(Information)
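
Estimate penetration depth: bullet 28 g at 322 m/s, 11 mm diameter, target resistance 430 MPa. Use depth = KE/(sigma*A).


A = pi*(d/2)^2 = pi*(11/2)^2 = 95.0332 mm^2
E = 0.5*m*v^2 = 0.5*0.028*322^2 = 1451.58 J
depth = E/(sigma*A) = 1451.58 J / (430 MPa * 95.0332 mm^2) = 1451.58/(430 * 95.0332) m = 0.0355219 m ≈ 35.52 mm

35.52 mm


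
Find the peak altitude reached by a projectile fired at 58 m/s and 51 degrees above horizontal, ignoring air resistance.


H = (v0*sin(theta))^2 / (2g) = (58*sin(51°))^2 / (2*9.81) = 103.6 m

103.6 m


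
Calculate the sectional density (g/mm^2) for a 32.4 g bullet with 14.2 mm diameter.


SD = m/d^2 = 32.4/14.2^2 = 0.1607 g/mm^2

0.1607 g/mm^2


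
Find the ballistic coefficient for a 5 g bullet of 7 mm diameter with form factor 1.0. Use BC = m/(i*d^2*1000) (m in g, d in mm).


BC = m/(i*d^2*1000) = 5/(1.0 * 7^2 * 1000) = 0.000102

0.000102


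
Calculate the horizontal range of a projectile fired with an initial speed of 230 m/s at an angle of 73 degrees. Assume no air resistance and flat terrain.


R = v0^2 * sin(2*theta) / g = 230^2 * sin(2*73°) / 9.81 = 3015 m

3015 m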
(End Information)
» **Action item**:
Set down every record once more, exactly as written.

» **Answer to the problem**:
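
Estimate penetration depth: bullet 28 g at 322 m/s, 11 mm diameter, target resistance 430 MPa. Use depth = KE/(sigma*A).


A = pi*(d/2)^2 = pi*(11/2)^2 = 95.0332 mm^2
E = 0.5*m*v^2 = 0.5*0.028*322^2 = 1451.58 J
depth = E/(sigma*A) = 1451.58 J / (430 MPa * 95.0332 mm^2) = 1451.58/(430 * 95.0332) m = 0.0355219 m ≈ 35.52 mm

35.52 mm


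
Find the peak altitude reached by a projectile fired at 58 m/s and 51 degrees above horizontal, ignoring air resistance.


H = (v0*sin(theta))^2 / (2g) = (58*sin(51°))^2 / (2*9.81) = 103.6 m

103.6 m


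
Calculate the sectional density (g/mm^2) for a 32.4 g bullet with 14.2 mm diameter.


SD = m/d^2 = 32.4/14.2^2 = 0.1607 g/mm^2

0.1607 g/mm^2


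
Find the ballistic coefficient for a 5 g bullet of 7 mm diameter with form factor 1.0. Use BC = m/(i*d^2*1000) (m in g, d in mm).


BC = m/(i*d^2*1000) = 5/(1.0 * 7^2 * 1000) = 0.000102

0.000102


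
Calculate the horizontal range of a projectile fired with an initial speed of 230 m/s at an angle of 73 degrees. Assume no air resistance and flat terrain.


R = v0^2 * sin(2*theta) / g = 230^2 * sin(2*73°) / 9.81 = 3015 m

3015 m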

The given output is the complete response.